> **TASK ITEM**: An exact copy of all entries is required.

(Collected data)
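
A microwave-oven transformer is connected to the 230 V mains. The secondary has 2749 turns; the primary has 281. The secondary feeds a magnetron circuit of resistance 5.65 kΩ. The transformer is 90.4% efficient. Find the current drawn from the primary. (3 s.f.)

I_p ≈ 4.31 A

V_s = 230 × 2749/281 = 2250.1 V.
I_s = V_s/R = 2250.1/5650 = 0.39824 A.
P_out = V_s I_s = 2250.1 × 0.39824 = 896.07 W.
P_in = P_out/η = 896.07/0.904 = 991.23 W.
I_p = P_in/V_p = 991.23/230 = 4.31 A.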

> **EXERCISE RESPONSE**:
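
A microwave-oven transformer is connected to the 230 V mains. The secondary has 2749 turns; the primary has 281. The secondary feeds a magnetron circuit of resistance 5.65 kΩ. The transformer is 90.4% efficient. Find the current drawn from the primary. (3 s.f.)

I_p ≈ 4.31 A

V_s = 230 × 2749/281 = 2250.1 V.
I_s = V_s/R = 2250.1/5650 = 0.39824 A.
P_out = V_s I_s = 2250.1 × 0.39824 = 896.07 W.
P_in = P_out/η = 896.07/0.904 = 991.23 W.
I_p = P_in/V_p = 991.23/230 = 4.31 A.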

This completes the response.